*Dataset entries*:
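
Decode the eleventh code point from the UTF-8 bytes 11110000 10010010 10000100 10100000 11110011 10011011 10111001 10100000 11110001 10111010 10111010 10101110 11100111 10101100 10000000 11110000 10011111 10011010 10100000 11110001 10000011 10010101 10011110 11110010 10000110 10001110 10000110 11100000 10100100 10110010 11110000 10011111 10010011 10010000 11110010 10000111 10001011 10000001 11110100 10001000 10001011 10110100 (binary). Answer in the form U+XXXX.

U+1082F4

Offset 0: leading byte 0xF0 = 11110000 → 4-byte char #1 = F0 92 84 A0.
Offset 4: leading byte 0xF3 = 11110011 → 4-byte char #2 = F3 9B B9 A0.
Offset 8: leading byte 0xF1 = 11110001 → 4-byte char #3 = F1 BA BA AE.
Offset 12: leading byte 0xE7 = 11100111 → 3-byte char #4 = E7 AC 80.
Offset 15: leading byte 0xF0 = 11110000 → 4-byte char #5 = F0 9F 9A A0.
Offset 19: leading byte 0xF1 = 11110001 → 4-byte char #6 = F1 83 95 9E.
Offset 23: leading byte 0xF2 = 11110010 → 4-byte char #7 = F2 86 8E 86.
Offset 27: leading byte 0xE0 = 11100000 → 3-byte char #8 = E0 A4 B2.
Offset 30: leading byte 0xF0 = 11110000 → 4-byte char #9 = F0 9F 93 90.
Offset 34: leading byte 0xF2 = 11110010 → 4-byte char #10 = F2 87 8B 81.
Offset 38: leading byte 0xF4 = 11110100 → 4-byte char #11 = F4 88 8B B4.
Leading byte 0xF4 = 11110100 matches 11110xxx → 4-byte sequence.
Byte 1: 0xF4 = 11110100, payload 100 (3 bits).
Byte 2: 0x88 = 10001000 (10xxxxxx ✓), payload 001000.
Byte 3: 0x8B = 10001011 (10xxxxxx ✓), payload 001011.
Byte 4: 0xB4 = 10110100 (10xxxxxx ✓), payload 110100.
Concatenate: 100001000001011110100 = 0x1082F4 (21 bits → U+1082F4).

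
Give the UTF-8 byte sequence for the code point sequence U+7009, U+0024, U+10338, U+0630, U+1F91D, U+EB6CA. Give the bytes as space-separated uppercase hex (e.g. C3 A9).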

*What you need to do*: Each of the records is to be repeated word for word.

*Final answer*:
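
Decode the eleventh code point from the UTF-8 bytes 11110000 10010010 10000100 10100000 11110011 10011011 10111001 10100000 11110001 10111010 10111010 10101110 11100111 10101100 10000000 11110000 10011111 10011010 10100000 11110001 10000011 10010101 10011110 11110010 10000110 10001110 10000110 11100000 10100100 10110010 11110000 10011111 10010011 10010000 11110010 10000111 10001011 10000001 11110100 10001000 10001011 10110100 (binary). Answer in the form U+XXXX.

U+1082F4

Offset 0: leading byte 0xF0 = 11110000 → 4-byte char #1 = F0 92 84 A0.
Offset 4: leading byte 0xF3 = 11110011 → 4-byte char #2 = F3 9B B9 A0.
Offset 8: leading byte 0xF1 = 11110001 → 4-byte char #3 = F1 BA BA AE.
Offset 12: leading byte 0xE7 = 11100111 → 3-byte char #4 = E7 AC 80.
Offset 15: leading byte 0xF0 = 11110000 → 4-byte char #5 = F0 9F 9A A0.
Offset 19: leading byte 0xF1 = 11110001 → 4-byte char #6 = F1 83 95 9E.
Offset 23: leading byte 0xF2 = 11110010 → 4-byte char #7 = F2 86 8E 86.
Offset 27: leading byte 0xE0 = 11100000 → 3-byte char #8 = E0 A4 B2.
Offset 30: leading byte 0xF0 = 11110000 → 4-byte char #9 = F0 9F 93 90.
Offset 34: leading byte 0xF2 = 11110010 → 4-byte char #10 = F2 87 8B 81.
Offset 38: leading byte 0xF4 = 11110100 → 4-byte char #11 = F4 88 8B B4.
Leading byte 0xF4 = 11110100 matches 11110xxx → 4-byte sequence.
Byte 1: 0xF4 = 11110100, payload 100 (3 bits).
Byte 2: 0x88 = 10001000 (10xxxxxx ✓), payload 001000.
Byte 3: 0x8B = 10001011 (10xxxxxx ✓), payload 001011.
Byte 4: 0xB4 = 10110100 (10xxxxxx ✓), payload 110100.
Concatenate: 100001000001011110100 = 0x1082F4 (21 bits → U+1082F4).

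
Give the UTF-8 byte sequence for the code point sequence U+7009, U+0024, U+10338, U+0630, U+1F91D, U+EB6CA. Give the bytes as space-separated uppercase hex (e.g. C3 A9).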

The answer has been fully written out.